(Saved data entries)
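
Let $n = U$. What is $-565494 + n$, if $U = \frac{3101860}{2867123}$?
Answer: $- \frac{1621337751902}{2867123} \approx -5.6549 \cdot 10^{5}$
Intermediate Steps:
$U = \frac{3101860}{2867123}$ ($U = 3101860 \cdot \frac{1}{2867123} = \frac{3101860}{2867123} \approx 1.0819$)
$n = \frac{3101860}{2867123} \approx 1.0819$
$-565494 + n = -565494 + \frac{3101860}{2867123} = - \frac{1621337751902}{2867123}$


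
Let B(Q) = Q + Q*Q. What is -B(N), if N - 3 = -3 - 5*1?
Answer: -20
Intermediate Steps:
N = -5 (N = 3 + (-3 - 5*1) = 3 + (-3 - 5) = 3 - 8 = -5)
B(Q) = Q + Q**2
-B(N) = -(-5)*(1 - 5) = -(-5)*(-4) = -1*20 = -20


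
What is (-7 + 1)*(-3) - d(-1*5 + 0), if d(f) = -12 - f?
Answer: 25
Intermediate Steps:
(-7 + 1)*(-3) - d(-1*5 + 0) = (-7 + 1)*(-3) - (-12 - (-1*5 + 0)) = -6*(-3) - (-12 - (-5 + 0)) = 18 - (-12 - 1*(-5)) = 18 - (-12 + 5) = 18 - 1*(-7) = 18 + 7 = 25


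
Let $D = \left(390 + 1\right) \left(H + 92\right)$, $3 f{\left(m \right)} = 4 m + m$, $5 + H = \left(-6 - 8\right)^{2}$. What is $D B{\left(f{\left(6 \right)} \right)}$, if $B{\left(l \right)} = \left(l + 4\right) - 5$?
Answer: $995877$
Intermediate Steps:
$H = 191$ ($H = -5 + \left(-6 - 8\right)^{2} = -5 + \left(-14\right)^{2} = -5 + 196 = 191$)
$f{\left(m \right)} = \frac{5 m}{3}$ ($f{\left(m \right)} = \frac{4 m + m}{3} = \frac{5 m}{3}$)
$B{\left(l \right)} = -1 + l$ ($B{\left(l \right)} = \left(4 + l\right) - 5 = -1 + l$)
$D = 110653$ ($D = \left(390 + 1\right) \left(191 + 92\right) = 391 \cdot 283 = 110653$)
$D B{\left(f{\left(6 \right)} \right)} = 110653 \left(-1 + \frac{5}{3} \cdot 6\right) = 110653 \left(-1 + 10\right) = 110653 \cdot 9 = 995877$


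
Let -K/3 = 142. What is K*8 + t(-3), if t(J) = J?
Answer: -3411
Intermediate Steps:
K = -426 (K = -3*142 = -426)
K*8 + t(-3) = -426*8 - 3 = -3408 - 3 = -3411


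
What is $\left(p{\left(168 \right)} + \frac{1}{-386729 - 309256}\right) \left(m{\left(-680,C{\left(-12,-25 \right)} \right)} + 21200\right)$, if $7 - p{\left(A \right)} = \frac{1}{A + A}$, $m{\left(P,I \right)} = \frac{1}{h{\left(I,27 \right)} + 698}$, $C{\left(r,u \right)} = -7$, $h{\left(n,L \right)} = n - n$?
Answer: $\frac{384329024071473}{2590920160} \approx 1.4834 \cdot 10^{5}$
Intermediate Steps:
$h{\left(n,L \right)} = 0$
$m{\left(P,I \right)} = \frac{1}{698}$ ($m{\left(P,I \right)} = \frac{1}{0 + 698} = \frac{1}{698}$)
$p{\left(A \right)} = 7 - \frac{1}{2 A}$ ($p{\left(A \right)} = 7 - \frac{1}{A + A} = 7 - \frac{1}{2 A}$)
$\left(p{\left(168 \right)} + \frac{1}{-386729 - 309256}\right) \left(m{\left(-680,C{\left(-12,-25 \right)} \right)} + 21200\right) = \left(\left(7 - \frac{1}{2 \cdot 168}\right) + \frac{1}{-386729 - 309256}\right) \left(\frac{1}{698} + 21200\right) = \left(\left(7 - \frac{1}{336}\right) + \frac{1}{-695985}\right) \frac{14797601}{698} = \left(\left(7 - \frac{1}{336}\right) - \frac{1}{695985}\right) \frac{14797601}{698} = \left(\frac{2351}{336} - \frac{1}{695985}\right) \frac{14797601}{698} = \frac{181806711}{25983440} \cdot \frac{14797601}{698} = \frac{384329024071473}{2590920160}$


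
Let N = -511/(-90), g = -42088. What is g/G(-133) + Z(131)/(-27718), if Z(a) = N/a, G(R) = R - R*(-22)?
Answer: 13754155656211/999666577980 ≈ 13.759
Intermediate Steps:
N = 511/90 (N = -511*(-1/90) = 511/90 ≈ 5.6778)
G(R) = 23*R (G(R) = R - (-22)*R = R + 22*R = 23*R)
Z(a) = 511/(90*a)
g/G(-133) + Z(131)/(-27718) = -42088/(23*(-133)) + ((511/90)/131)/(-27718) = -42088/(-3059) + ((511/90)*(1/131))*(-1/27718) = -42088*(-1/3059) + (511/11790)*(-1/27718) = 42088/3059 - 511/326795220 = 13754155656211/999666577980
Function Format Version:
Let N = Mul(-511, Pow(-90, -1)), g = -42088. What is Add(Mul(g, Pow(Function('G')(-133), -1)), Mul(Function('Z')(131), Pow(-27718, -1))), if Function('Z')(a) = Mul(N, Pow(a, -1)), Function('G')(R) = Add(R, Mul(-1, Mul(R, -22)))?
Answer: Rational(13754155656211, 999666577980) ≈ 13.759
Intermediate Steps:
N = Rational(511, 90) (N = Mul(-511, Rational(-1, 90)) = Rational(511, 90) ≈ 5.6778)
Function('G')(R) = Mul(23, R) (Function('G')(R) = Add(R, Mul(-1, Mul(-22, R))) = Add(R, Mul(22, R)) = Mul(23, R))
Function('Z')(a) = Mul(Rational(511, 90), Pow(a, -1))
Add(Mul(g, Pow(Function('G')(-133), -1)), Mul(Function('Z')(131), Pow(-27718, -1))) = Add(Mul(-42088, Pow(Mul(23, -133), -1)), Mul(Mul(Rational(511, 90), Pow(131, -1)), Pow(-27718, -1))) = Add(Mul(-42088, Pow(-3059, -1)), Mul(Mul(Rational(511, 90), Rational(1, 131)), Rational(-1, 27718))) = Add(Mul(-42088, Rational(-1, 3059)), Mul(Rational(511, 11790), Rational(-1, 27718))) = Add(Rational(42088, 3059), Rational(-511, 326795220)) = Rational(13754155656211, 999666577980)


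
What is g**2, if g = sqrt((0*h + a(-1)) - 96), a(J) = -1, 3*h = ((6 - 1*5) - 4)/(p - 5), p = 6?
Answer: -97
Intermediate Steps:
h = -1 (h = (((6 - 1*5) - 4)/(6 - 5))/3 = (((6 - 5) - 4)/1)/3 = ((1 - 4)*1)/3 = (-3*1)/3 = (1/3)*(-3) = -1)
g = I*sqrt(97) (g = sqrt((0*(-1) - 1) - 96) = sqrt((0 - 1) - 96) = sqrt(-1 - 96) = sqrt(-97) = I*sqrt(97) ≈ 9.8489*I)
g**2 = (I*sqrt(97))**2 = -97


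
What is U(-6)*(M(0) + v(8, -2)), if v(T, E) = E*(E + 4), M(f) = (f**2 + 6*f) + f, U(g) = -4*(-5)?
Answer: -80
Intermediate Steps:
U(g) = 20
M(f) = f**2 + 7*f
v(T, E) = E*(4 + E)
U(-6)*(M(0) + v(8, -2)) = 20*(0*(7 + 0) - 2*(4 - 2)) = 20*(0*7 - 2*2) = 20*(0 - 4) = 20*(-4) = -80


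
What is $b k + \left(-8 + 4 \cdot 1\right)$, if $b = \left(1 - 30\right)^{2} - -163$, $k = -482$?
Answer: $-483932$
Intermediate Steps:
$b = 1004$ ($b = \left(1 - 30\right)^{2} + 163 = \left(-29\right)^{2} + 163 = 841 + 163 = 1004$)
$b k + \left(-8 + 4 \cdot 1\right) = 1004 \left(-482\right) + \left(-8 + 4 \cdot 1\right) = -483928 + \left(-8 + 4\right) = -483928 - 4 = -483932$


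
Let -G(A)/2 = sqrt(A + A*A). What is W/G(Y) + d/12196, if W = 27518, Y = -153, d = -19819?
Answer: -19819/12196 - 13759*sqrt(646)/3876 ≈ -91.849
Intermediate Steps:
G(A) = -2*sqrt(A + A**2) (G(A) = -2*sqrt(A + A*A) = -2*sqrt(A + A**2))
W/G(Y) + d/12196 = 27518/((-2*6*sqrt(646))) - 19819/12196 = 27518/((-2*6*sqrt(646))) - 19819*1/12196 = 27518/((-12*sqrt(646))) - 19819/12196 = 27518*(-sqrt(646)/7752) - 19819/12196 = -13759*sqrt(646)/3876 - 19819/12196 = -19819/12196 - 13759*sqrt(646)/3876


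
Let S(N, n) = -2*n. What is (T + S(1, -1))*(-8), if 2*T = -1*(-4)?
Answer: -32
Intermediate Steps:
T = 2 (T = (-1*(-4))/2 = (1/2)*4 = 2)
(T + S(1, -1))*(-8) = (2 - 2*(-1))*(-8) = (2 + 2)*(-8) = 4*(-8) = -32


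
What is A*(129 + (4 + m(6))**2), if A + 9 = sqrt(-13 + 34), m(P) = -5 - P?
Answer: -1602 + 178*sqrt(21) ≈ -786.30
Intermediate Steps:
A = -9 + sqrt(21) (A = -9 + sqrt(-13 + 34) = -9 + sqrt(21) ≈ -4.4174)
A*(129 + (4 + m(6))**2) = (-9 + sqrt(21))*(129 + (4 + (-5 - 1*6))**2) = (-9 + sqrt(21))*(129 + (4 + (-5 - 6))**2) = (-9 + sqrt(21))*(129 + (4 - 11)**2) = (-9 + sqrt(21))*(129 + (-7)**2) = (-9 + sqrt(21))*(129 + 49) = (-9 + sqrt(21))*178 = -1602 + 178*sqrt(21)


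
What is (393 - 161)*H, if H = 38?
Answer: 8816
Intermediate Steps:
(393 - 161)*H = (393 - 161)*38 = 232*38 = 8816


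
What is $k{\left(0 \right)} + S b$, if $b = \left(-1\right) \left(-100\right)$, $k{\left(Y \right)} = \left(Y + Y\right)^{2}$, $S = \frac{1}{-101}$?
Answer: $- \frac{100}{101} \approx -0.9901$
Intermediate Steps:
$S = - \frac{1}{101} \approx -0.009901$
$k{\left(Y \right)} = 4 Y^{2}$ ($k{\left(Y \right)} = \left(2 Y\right)^{2} = 4 Y^{2}$)
$b = 100$
$k{\left(0 \right)} + S b = 4 \cdot 0^{2} - \frac{100}{101} = 4 \cdot 0 - \frac{100}{101} = 0 - \frac{100}{101} = - \frac{100}{101}$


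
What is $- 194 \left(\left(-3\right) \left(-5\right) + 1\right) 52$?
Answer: $-161408$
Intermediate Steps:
$- 194 \left(\left(-3\right) \left(-5\right) + 1\right) 52 = - 194 \left(15 + 1\right) 52 = \left(-194\right) 16 \cdot 52 = \left(-3104\right) 52 = -161408$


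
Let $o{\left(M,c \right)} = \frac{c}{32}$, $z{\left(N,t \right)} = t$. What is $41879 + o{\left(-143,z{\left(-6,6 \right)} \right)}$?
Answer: $\frac{670067}{16} \approx 41879.0$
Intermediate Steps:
$o{\left(M,c \right)} = \frac{c}{32}$ ($o{\left(M,c \right)} = c \frac{1}{32} = \frac{c}{32}$)
$41879 + o{\left(-143,z{\left(-6,6 \right)} \right)} = 41879 + \frac{1}{32} \cdot 6 = 41879 + \frac{3}{16} = \frac{670067}{16}$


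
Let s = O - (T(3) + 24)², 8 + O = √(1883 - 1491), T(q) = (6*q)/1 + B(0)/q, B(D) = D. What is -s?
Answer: 1772 - 14*√2 ≈ 1752.2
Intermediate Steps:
T(q) = 6*q (T(q) = (6*q)/1 + 0/q = (6*q)*1 + 0 = 6*q + 0 = 6*q)
O = -8 + 14*√2 (O = -8 + √(1883 - 1491) = -8 + √392 = -8 + 14*√2 ≈ 11.799)
s = -1772 + 14*√2 (s = (-8 + 14*√2) - (6*3 + 24)² = (-8 + 14*√2) - (18 + 24)² = (-8 + 14*√2) - 1*42² = (-8 + 14*√2) - 1*1764 = (-8 + 14*√2) - 1764 = -1772 + 14*√2 ≈ -1752.2)
-s = -(-1772 + 14*√2) = 1772 - 14*√2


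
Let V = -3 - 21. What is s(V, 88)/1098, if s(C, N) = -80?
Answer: -40/549 ≈ -0.072860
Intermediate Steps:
V = -24
s(V, 88)/1098 = -80/1098 = -80*1/1098 = -40/549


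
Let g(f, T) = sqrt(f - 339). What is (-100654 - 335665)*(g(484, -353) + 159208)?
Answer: -69465475352 - 436319*sqrt(145) ≈ -6.9471e+10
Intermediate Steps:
g(f, T) = sqrt(-339 + f)
(-100654 - 335665)*(g(484, -353) + 159208) = (-100654 - 335665)*(sqrt(-339 + 484) + 159208) = -436319*(sqrt(145) + 159208) = -436319*(159208 + sqrt(145)) = -69465475352 - 436319*sqrt(145)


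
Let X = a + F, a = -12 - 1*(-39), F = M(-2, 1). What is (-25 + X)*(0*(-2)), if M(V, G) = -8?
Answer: 0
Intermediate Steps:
F = -8
a = 27 (a = -12 + 39 = 27)
X = 19 (X = 27 - 8 = 19)
(-25 + X)*(0*(-2)) = (-25 + 19)*(0*(-2)) = -6*0 = 0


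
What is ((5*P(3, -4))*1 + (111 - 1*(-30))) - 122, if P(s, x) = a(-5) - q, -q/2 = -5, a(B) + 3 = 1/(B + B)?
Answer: -93/2 ≈ -46.500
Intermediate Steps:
a(B) = -3 + 1/(2*B) (a(B) = -3 + 1/(B + B) = -3 + 1/(2*B))
q = 10 (q = -2*(-5) = 10)
P(s, x) = -131/10 (P(s, x) = (-3 + (½)/(-5)) - 1*10 = (-3 + (½)*(-⅕)) - 10 = (-3 - ⅒) - 10 = -31/10 - 10 = -131/10)
((5*P(3, -4))*1 + (111 - 1*(-30))) - 122 = ((5*(-131/10))*1 + (111 - 1*(-30))) - 122 = (-131/2*1 + (111 + 30)) - 122 = (-131/2 + 141) - 122 = 151/2 - 122 = -93/2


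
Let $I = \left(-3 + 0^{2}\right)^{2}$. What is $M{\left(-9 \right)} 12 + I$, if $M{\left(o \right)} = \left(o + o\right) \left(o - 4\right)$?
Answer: $2817$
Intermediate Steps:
$I = 9$ ($I = \left(-3 + 0\right)^{2} = \left(-3\right)^{2} = 9$)
$M{\left(o \right)} = 2 o \left(-4 + o\right)$
$M{\left(-9 \right)} 12 + I = 2 \left(-9\right) \left(-4 - 9\right) 12 + 9 = 2 \left(-9\right) \left(-13\right) 12 + 9 = 234 \cdot 12 + 9 = 2808 + 9 = 2817$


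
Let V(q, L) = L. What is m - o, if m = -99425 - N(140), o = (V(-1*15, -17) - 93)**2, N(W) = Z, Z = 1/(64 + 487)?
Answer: -61450276/551 ≈ -1.1153e+5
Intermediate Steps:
Z = 1/551 ≈ 0.0018149
N(W) = 1/551
o = 12100 (o = (-17 - 93)**2 = (-110)**2 = 12100)
m = -54783176/551 (m = -99425 - 1*1/551 = -99425 - 1/551 = -54783176/551 ≈ -99425.)
m - o = -54783176/551 - 1*12100 = -54783176/551 - 12100 = -61450276/551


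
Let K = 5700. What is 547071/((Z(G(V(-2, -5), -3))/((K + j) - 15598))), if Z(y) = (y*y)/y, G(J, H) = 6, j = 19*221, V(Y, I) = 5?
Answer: -1039252543/2 ≈ -5.1963e+8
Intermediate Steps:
j = 4199
Z(y) = y (Z(y) = y**2/y = y)
547071/((Z(G(V(-2, -5), -3))/((K + j) - 15598))) = 547071/((6/((5700 + 4199) - 15598))) = 547071/((6/(9899 - 15598))) = 547071/((6/(-5699))) = 547071/((-1/5699*6)) = 547071/(-6/5699) = 547071*(-5699/6) = -1039252543/2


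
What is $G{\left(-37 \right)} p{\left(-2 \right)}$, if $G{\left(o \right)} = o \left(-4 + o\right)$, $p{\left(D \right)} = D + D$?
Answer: $-6068$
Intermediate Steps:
$p{\left(D \right)} = 2 D$
$G{\left(-37 \right)} p{\left(-2 \right)} = - 37 \left(-4 - 37\right) 2 \left(-2\right) = \left(-37\right) \left(-41\right) \left(-4\right) = 1517 \left(-4\right) = -6068$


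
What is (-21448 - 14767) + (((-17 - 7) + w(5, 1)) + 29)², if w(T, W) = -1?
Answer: -36199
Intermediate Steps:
(-21448 - 14767) + (((-17 - 7) + w(5, 1)) + 29)² = (-21448 - 14767) + (((-17 - 7) - 1) + 29)² = -36215 + ((-24 - 1) + 29)² = -36215 + (-25 + 29)² = -36215 + 4² = -36215 + 16 = -36199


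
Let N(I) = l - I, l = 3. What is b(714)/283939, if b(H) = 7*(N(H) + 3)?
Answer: -4956/283939 ≈ -0.017454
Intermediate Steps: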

#### [Exercise prompt]
What you return must be an exact retyping of the lines above starting at the line with "Answer: $-483932$" and ending at the line with "Answer: -19819/12196 - 13759*sqrt(646)/3876", and nothing besides.

#### [Problem solution]
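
Answer: $-483932$
Intermediate Steps:
$b = 1004$ ($b = \left(1 - 30\right)^{2} + 163 = \left(-29\right)^{2} + 163 = 841 + 163 = 1004$)
$b k + \left(-8 + 4 \cdot 1\right) = 1004 \left(-482\right) + \left(-8 + 4 \cdot 1\right) = -483928 + \left(-8 + 4\right) = -483928 - 4 = -483932$


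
Let -G(A)/2 = sqrt(A + A*A). What is W/G(Y) + d/12196, if W = 27518, Y = -153, d = -19819?
Answer: -19819/12196 - 13759*sqrt(646)/3876 ≈ -91.849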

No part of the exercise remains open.